[Supplied material]:

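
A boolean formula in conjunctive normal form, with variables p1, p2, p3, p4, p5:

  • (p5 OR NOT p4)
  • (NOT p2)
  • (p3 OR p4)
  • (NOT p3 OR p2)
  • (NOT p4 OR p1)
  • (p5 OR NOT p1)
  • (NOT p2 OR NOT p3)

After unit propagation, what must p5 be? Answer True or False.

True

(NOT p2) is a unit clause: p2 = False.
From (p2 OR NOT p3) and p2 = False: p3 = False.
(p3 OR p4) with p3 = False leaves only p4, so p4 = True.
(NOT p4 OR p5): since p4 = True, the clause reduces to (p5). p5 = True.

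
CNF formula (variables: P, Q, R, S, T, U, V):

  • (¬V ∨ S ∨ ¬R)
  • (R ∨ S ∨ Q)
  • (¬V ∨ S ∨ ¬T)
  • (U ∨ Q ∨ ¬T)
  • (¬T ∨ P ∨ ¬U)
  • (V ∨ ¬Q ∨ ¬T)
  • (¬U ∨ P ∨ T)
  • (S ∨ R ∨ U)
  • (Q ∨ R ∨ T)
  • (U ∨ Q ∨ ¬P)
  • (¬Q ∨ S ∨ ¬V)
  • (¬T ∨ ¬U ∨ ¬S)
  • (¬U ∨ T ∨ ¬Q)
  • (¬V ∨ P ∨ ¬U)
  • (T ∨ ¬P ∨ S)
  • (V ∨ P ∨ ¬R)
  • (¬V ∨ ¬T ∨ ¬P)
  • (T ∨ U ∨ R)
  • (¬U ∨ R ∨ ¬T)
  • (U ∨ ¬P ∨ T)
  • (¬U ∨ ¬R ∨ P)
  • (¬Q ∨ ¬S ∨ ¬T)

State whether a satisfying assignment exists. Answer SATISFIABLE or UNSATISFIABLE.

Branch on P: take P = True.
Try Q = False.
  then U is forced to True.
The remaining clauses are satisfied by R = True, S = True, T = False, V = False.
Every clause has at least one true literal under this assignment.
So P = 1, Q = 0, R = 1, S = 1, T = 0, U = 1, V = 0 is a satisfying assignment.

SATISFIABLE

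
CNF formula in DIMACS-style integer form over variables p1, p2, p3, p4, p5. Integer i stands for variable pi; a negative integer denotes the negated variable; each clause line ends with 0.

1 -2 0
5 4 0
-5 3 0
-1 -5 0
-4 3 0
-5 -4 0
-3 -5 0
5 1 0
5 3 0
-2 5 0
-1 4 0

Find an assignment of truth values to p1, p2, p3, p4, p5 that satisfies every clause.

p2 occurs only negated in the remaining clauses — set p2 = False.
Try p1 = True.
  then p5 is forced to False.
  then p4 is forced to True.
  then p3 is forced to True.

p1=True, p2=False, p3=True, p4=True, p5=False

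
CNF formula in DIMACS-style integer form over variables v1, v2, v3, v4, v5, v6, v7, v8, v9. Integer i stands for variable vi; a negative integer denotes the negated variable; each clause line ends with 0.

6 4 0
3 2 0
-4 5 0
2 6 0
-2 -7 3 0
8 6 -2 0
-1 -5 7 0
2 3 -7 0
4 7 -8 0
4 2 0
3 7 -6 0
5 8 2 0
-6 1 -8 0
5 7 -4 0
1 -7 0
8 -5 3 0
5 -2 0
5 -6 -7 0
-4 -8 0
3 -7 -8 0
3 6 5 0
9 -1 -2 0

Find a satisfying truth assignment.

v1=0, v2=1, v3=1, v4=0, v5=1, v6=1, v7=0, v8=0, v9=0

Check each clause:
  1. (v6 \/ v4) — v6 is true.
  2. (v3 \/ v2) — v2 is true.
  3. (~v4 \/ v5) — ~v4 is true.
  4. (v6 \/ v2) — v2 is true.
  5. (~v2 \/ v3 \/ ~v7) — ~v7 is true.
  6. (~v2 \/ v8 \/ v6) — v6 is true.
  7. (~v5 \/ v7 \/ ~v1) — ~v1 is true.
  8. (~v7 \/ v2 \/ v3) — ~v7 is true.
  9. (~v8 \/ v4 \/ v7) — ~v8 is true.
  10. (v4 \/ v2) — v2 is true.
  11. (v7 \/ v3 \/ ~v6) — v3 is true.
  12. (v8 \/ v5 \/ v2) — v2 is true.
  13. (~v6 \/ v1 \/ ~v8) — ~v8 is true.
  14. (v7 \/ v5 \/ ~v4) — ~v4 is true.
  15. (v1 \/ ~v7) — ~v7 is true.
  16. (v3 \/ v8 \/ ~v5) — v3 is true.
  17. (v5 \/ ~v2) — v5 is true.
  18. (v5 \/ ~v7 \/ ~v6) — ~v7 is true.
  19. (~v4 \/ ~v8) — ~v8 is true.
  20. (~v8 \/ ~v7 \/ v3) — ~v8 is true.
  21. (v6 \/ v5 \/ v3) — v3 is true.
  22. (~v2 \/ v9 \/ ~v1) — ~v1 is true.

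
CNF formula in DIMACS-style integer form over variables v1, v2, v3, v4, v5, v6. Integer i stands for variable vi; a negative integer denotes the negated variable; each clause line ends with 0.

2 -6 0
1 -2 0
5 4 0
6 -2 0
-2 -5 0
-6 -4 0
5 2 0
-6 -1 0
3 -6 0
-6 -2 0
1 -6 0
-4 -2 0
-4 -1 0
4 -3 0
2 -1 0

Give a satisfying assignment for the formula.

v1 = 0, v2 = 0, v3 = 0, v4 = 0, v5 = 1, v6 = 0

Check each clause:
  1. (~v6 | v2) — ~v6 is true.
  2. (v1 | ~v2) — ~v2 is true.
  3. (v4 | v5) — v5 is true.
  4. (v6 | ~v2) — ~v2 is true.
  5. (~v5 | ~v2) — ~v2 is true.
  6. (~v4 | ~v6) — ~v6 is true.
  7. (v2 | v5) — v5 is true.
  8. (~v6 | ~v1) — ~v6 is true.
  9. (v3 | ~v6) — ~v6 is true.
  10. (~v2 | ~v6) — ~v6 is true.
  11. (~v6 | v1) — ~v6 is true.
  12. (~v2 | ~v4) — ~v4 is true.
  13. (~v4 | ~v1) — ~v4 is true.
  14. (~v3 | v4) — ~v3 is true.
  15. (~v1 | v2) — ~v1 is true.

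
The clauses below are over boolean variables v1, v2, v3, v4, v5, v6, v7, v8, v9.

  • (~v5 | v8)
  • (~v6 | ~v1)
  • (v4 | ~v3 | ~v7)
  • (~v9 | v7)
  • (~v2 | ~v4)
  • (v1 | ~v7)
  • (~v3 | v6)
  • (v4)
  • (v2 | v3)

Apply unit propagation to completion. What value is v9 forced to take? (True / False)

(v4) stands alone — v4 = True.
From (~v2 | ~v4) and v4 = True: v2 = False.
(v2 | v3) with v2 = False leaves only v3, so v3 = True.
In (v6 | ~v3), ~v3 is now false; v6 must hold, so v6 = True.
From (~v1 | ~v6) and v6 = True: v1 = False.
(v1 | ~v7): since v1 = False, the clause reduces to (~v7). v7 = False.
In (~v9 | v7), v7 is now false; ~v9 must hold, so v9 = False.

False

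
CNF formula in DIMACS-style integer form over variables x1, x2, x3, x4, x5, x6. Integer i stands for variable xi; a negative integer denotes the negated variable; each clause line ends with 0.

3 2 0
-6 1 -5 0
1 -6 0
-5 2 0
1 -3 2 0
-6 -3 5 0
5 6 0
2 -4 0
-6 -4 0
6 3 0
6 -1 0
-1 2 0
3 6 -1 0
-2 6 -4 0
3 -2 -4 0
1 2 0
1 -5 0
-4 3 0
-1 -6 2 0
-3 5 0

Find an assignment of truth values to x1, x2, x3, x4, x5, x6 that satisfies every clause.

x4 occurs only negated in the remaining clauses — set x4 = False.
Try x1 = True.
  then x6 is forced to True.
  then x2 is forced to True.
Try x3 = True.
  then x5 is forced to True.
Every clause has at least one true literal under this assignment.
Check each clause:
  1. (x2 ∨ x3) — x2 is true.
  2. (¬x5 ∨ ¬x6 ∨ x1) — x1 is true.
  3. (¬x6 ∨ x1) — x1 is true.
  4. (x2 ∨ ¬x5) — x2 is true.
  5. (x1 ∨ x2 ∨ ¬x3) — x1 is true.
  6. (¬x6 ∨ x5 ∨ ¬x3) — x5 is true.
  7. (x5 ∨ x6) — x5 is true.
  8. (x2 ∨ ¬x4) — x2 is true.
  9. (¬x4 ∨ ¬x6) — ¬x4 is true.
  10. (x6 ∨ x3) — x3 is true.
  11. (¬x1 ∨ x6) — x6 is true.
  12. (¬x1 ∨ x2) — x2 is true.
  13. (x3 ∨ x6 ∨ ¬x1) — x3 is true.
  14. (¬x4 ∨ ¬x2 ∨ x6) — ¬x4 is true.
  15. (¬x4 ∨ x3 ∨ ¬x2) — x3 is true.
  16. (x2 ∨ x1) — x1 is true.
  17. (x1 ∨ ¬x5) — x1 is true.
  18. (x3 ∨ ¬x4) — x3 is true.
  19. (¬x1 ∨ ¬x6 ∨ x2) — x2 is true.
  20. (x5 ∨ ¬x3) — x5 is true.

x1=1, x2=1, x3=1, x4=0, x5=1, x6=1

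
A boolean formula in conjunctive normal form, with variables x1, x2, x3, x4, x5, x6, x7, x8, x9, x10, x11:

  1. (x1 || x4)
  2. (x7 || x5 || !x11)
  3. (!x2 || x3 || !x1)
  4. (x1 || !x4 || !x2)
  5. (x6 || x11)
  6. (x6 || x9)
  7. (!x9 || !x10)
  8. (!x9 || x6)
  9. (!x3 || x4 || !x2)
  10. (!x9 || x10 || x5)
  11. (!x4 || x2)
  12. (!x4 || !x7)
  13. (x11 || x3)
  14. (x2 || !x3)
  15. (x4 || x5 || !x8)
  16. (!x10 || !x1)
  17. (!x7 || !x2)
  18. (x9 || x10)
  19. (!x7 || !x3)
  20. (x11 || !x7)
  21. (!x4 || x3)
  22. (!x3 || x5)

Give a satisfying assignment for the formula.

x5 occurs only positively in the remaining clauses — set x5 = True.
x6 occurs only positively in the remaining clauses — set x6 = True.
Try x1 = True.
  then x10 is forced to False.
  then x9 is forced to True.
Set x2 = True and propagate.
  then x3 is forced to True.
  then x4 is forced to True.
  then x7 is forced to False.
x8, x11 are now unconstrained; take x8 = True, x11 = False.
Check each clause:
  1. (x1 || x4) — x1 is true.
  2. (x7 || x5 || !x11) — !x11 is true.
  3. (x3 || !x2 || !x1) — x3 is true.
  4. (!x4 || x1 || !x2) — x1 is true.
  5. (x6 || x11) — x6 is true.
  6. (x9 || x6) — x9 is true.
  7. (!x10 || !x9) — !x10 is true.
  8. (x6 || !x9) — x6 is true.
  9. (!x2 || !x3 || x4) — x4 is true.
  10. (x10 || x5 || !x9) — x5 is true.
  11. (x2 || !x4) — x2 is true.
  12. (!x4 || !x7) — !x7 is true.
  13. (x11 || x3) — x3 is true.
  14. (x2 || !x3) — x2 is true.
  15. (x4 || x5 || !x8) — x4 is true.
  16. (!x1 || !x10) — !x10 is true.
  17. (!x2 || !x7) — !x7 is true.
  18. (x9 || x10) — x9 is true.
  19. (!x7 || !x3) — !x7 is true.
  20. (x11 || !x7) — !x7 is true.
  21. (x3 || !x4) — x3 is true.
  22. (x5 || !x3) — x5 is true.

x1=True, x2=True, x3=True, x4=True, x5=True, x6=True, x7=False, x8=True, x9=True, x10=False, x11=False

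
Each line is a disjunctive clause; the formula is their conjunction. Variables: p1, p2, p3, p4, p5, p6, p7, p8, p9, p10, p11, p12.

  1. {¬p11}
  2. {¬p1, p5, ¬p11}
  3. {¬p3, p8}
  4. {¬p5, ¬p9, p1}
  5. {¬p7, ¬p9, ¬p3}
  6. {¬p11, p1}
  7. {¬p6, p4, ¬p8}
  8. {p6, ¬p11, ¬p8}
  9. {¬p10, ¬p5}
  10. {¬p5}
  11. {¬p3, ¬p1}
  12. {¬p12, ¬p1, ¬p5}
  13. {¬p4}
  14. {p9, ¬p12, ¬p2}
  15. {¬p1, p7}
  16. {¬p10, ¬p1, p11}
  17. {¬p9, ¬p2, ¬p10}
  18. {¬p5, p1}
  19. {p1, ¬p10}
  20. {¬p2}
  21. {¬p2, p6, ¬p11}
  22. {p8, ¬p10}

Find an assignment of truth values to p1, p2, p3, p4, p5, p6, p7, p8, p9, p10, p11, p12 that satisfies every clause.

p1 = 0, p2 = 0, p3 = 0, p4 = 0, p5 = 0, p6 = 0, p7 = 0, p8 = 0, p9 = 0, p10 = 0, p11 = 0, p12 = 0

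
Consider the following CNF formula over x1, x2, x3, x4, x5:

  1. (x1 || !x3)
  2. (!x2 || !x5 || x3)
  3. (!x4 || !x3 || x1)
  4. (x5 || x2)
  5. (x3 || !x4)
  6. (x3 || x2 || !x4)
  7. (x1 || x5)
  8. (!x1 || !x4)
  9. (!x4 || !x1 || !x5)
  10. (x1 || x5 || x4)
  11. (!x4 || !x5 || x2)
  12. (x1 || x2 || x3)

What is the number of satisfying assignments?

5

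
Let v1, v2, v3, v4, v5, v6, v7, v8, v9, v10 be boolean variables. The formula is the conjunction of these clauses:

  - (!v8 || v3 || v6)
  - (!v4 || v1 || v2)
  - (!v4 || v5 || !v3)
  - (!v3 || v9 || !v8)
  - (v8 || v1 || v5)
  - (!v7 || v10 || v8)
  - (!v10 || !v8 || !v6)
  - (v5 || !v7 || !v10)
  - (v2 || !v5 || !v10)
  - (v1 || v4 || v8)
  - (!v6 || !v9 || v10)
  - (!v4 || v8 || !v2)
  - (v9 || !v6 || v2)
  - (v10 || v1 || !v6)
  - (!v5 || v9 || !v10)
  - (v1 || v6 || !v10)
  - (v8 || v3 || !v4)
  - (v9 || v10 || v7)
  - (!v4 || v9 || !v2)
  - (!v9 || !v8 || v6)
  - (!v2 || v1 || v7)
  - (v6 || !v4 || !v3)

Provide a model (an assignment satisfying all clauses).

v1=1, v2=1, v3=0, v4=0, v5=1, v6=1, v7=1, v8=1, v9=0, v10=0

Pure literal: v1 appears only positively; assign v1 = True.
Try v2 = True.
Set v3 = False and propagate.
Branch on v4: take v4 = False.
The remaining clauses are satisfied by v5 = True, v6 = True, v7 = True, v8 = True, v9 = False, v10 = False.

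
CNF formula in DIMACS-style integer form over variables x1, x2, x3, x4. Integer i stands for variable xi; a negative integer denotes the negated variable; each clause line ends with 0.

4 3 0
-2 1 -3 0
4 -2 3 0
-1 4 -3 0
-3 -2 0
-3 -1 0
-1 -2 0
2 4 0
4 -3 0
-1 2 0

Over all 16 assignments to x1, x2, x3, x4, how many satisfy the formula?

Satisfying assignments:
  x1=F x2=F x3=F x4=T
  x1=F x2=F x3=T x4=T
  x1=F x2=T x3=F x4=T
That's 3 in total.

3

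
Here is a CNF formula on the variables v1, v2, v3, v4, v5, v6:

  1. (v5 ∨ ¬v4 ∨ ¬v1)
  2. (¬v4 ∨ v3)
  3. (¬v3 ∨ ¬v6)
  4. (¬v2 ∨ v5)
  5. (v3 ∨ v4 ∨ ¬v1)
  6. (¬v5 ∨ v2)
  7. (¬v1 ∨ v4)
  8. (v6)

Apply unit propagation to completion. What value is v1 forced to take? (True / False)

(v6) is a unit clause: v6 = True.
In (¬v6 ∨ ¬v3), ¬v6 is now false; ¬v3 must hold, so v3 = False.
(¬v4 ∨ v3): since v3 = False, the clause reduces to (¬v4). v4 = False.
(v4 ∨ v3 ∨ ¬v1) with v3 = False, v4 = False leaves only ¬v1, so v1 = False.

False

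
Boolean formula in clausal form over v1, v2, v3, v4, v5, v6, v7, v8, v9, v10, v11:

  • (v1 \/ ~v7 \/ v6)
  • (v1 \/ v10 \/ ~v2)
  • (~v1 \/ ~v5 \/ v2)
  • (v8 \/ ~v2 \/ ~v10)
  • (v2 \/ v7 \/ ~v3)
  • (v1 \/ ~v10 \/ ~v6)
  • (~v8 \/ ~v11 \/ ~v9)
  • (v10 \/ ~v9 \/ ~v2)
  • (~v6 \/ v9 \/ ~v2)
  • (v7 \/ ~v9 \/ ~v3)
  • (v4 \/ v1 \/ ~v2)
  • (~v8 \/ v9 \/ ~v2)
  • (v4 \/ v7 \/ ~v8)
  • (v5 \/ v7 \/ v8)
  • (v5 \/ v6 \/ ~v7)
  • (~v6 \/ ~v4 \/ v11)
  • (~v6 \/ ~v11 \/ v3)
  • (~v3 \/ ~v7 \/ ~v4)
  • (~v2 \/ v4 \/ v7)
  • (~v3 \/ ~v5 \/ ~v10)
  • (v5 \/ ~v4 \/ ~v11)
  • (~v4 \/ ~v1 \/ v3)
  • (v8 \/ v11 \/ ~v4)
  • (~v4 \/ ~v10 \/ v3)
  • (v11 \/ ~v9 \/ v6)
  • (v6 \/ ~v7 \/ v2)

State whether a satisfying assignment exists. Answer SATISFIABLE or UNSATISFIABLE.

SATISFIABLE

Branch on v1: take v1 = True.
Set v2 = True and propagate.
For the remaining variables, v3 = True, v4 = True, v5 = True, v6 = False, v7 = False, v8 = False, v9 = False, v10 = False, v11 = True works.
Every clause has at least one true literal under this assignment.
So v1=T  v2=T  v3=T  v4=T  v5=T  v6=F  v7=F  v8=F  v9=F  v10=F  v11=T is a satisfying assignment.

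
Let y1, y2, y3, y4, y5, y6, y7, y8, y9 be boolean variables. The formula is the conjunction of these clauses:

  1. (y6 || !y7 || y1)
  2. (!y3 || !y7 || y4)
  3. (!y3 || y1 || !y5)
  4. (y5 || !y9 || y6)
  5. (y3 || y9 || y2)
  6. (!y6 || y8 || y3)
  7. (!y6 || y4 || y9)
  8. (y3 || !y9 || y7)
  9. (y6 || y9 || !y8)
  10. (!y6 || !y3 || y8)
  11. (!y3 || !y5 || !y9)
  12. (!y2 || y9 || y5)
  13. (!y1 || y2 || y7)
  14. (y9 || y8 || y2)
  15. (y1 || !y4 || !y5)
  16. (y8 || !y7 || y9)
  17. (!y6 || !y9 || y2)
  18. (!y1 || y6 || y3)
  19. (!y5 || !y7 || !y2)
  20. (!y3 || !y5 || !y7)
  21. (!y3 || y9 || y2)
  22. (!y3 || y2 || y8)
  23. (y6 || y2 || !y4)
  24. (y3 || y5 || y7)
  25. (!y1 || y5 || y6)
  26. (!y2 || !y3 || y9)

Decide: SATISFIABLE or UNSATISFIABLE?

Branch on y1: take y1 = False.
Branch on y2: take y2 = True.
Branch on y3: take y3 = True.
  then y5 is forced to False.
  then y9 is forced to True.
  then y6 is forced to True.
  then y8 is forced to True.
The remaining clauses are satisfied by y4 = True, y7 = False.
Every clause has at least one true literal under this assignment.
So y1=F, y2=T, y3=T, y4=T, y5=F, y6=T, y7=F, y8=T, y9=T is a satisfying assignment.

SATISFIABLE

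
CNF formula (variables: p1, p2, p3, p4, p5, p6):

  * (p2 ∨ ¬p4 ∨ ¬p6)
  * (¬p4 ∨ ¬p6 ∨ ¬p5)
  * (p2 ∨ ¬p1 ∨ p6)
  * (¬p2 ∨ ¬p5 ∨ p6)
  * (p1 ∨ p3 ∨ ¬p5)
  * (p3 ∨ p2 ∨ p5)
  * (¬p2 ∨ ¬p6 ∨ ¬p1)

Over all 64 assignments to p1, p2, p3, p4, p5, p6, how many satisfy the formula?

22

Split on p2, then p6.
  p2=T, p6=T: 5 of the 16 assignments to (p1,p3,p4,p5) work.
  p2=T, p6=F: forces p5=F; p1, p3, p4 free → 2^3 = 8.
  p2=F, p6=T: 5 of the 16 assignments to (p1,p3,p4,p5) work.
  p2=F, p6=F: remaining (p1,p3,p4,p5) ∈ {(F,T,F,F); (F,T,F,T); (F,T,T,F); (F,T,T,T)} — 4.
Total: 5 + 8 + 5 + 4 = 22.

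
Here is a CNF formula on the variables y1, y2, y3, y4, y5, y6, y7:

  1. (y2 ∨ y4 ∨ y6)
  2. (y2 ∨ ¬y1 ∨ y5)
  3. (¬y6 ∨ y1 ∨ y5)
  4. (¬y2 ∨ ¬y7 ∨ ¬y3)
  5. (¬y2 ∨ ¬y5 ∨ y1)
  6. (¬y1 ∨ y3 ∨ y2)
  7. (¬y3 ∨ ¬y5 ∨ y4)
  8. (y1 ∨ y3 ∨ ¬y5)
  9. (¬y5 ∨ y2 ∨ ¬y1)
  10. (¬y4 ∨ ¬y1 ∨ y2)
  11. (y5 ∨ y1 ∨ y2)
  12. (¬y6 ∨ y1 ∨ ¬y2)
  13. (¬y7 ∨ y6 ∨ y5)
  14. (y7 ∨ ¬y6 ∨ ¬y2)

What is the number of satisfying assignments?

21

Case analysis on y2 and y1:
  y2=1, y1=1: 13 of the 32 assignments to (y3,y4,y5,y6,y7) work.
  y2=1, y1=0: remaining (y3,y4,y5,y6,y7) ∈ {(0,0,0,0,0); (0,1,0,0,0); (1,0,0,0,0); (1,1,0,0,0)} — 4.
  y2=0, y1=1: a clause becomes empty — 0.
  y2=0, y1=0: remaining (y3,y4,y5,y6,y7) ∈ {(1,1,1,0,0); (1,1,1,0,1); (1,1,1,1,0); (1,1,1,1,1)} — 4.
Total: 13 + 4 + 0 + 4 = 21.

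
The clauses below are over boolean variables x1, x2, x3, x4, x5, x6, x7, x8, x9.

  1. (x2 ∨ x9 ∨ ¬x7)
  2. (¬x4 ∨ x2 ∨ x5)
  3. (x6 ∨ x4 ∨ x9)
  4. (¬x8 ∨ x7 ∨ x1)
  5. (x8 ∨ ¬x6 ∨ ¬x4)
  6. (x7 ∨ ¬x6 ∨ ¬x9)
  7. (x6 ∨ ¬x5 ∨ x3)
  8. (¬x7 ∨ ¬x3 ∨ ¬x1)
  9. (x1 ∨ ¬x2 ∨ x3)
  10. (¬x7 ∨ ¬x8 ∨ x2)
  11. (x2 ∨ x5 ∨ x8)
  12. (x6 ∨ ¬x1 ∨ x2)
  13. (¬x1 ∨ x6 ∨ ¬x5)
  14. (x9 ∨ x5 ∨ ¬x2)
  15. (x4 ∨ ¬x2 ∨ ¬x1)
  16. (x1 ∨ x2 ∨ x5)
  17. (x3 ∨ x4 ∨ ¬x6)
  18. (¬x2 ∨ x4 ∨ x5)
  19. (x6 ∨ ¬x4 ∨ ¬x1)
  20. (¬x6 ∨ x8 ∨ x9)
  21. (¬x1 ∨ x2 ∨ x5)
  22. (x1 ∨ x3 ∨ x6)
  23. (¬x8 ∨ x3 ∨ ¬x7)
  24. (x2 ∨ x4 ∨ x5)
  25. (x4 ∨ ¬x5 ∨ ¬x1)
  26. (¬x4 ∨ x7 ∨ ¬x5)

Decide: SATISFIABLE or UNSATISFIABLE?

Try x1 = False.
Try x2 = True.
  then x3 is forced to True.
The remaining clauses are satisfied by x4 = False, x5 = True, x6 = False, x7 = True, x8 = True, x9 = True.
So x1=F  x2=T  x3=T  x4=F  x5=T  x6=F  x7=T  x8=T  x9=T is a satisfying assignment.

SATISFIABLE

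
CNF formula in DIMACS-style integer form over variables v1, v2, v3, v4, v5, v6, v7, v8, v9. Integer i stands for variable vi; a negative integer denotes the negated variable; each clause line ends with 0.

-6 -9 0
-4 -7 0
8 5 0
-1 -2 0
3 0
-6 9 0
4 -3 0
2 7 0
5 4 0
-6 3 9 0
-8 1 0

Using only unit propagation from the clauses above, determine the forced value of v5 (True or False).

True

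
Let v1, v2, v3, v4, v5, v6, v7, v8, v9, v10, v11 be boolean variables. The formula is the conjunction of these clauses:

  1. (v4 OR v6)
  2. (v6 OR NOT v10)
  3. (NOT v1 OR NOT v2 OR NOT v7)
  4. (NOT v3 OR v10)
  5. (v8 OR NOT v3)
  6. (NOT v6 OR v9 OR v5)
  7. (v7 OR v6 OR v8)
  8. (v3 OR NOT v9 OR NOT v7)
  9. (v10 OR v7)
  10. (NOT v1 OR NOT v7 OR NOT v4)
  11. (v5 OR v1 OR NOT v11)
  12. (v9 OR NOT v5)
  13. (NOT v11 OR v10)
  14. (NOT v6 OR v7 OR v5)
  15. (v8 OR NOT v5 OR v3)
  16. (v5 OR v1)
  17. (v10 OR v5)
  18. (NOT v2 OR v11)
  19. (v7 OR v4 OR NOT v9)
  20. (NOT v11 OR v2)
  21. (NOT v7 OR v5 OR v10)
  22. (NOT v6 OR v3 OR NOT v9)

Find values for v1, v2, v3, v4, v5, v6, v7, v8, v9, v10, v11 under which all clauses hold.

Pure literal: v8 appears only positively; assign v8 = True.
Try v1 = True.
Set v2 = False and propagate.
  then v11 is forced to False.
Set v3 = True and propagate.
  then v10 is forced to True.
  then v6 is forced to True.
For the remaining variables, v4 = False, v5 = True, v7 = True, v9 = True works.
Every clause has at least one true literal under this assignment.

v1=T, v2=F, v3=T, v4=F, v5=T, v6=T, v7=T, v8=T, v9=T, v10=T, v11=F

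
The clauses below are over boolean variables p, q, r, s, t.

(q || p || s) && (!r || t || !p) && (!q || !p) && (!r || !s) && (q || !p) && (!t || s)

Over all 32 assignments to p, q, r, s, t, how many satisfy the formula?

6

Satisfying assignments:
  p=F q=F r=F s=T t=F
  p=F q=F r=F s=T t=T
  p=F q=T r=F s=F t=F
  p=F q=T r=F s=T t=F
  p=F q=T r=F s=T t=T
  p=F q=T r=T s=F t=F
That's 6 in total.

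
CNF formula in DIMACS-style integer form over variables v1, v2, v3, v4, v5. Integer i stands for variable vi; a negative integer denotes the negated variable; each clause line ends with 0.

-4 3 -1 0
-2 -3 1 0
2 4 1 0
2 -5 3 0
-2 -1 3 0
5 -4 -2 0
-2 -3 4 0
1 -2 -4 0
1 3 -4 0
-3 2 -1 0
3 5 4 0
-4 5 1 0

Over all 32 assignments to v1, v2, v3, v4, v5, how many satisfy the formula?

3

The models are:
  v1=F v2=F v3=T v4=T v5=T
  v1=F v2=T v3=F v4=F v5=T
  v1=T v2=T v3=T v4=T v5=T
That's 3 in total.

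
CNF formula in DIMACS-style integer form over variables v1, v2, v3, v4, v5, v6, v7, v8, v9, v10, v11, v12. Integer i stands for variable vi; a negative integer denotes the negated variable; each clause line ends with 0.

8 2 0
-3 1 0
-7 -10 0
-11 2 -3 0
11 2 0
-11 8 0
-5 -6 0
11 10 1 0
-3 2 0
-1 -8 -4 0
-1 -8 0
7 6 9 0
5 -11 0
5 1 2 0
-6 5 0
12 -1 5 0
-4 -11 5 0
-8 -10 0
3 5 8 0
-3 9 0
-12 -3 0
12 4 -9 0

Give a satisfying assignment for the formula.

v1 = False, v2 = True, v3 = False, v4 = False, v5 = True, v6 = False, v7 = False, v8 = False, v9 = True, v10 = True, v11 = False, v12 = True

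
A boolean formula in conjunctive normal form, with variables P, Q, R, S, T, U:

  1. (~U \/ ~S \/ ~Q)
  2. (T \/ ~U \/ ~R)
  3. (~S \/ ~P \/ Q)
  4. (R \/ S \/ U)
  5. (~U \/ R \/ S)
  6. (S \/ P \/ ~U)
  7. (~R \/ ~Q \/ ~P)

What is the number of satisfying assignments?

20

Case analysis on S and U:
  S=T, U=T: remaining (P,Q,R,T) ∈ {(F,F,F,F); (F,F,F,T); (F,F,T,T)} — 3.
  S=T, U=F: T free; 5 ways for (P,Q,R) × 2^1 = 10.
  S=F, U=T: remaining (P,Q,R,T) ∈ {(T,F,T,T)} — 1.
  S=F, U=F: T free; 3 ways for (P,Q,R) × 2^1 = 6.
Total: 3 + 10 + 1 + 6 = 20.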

[Task objective]: Show every line of the entries above where the word "DIMACS" occurs.

[Final answer]:
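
CNF formula in DIMACS-style integer form over variables p1, p2, p3, p4, p5. Integer i stands for variable pi; a negative integer denotes the negated variable; each clause line ends with 0.
CNF formula in DIMACS-style integer form over variables v1, v2, v3, v4, v5, v6, v7, v8, v9. Integer i stands for variable vi; a negative integer denotes the negated variable; each clause line ends with 0.
CNF formula in DIMACS-style integer form over variables v1, v2, v3, v4, v5, v6. Integer i stands for variable vi; a negative integer denotes the negated variable; each clause line ends with 0.
CNF formula in DIMACS-style integer form over variables x1, x2, x3, x4, x5, x6. Integer i stands for variable xi; a negative integer denotes the negated variable; each clause line ends with 0.
CNF formula in DIMACS-style integer form over variables x1, x2, x3, x4. Integer i stands for variable xi; a negative integer denotes the negated variable; each clause line ends with 0.
CNF formula in DIMACS-style integer form over variables v1, v2, v3, v4, v5, v6, v7, v8, v9. Integer i stands for variable vi; a negative integer denotes the negated variable; each clause line ends with 0.
CNF formula in DIMACS-style integer form over variables v1, v2, v3, v4, v5. Integer i stands for variable vi; a negative integer denotes the negated variable; each clause line ends with 0.
CNF formula in DIMACS-style integer form over variables v1, v2, v3, v4, v5, v6, v7, v8, v9, v10, v11, v12. Integer i stands for variable vi; a negative integer denotes the negated variable; each clause line ends with 0.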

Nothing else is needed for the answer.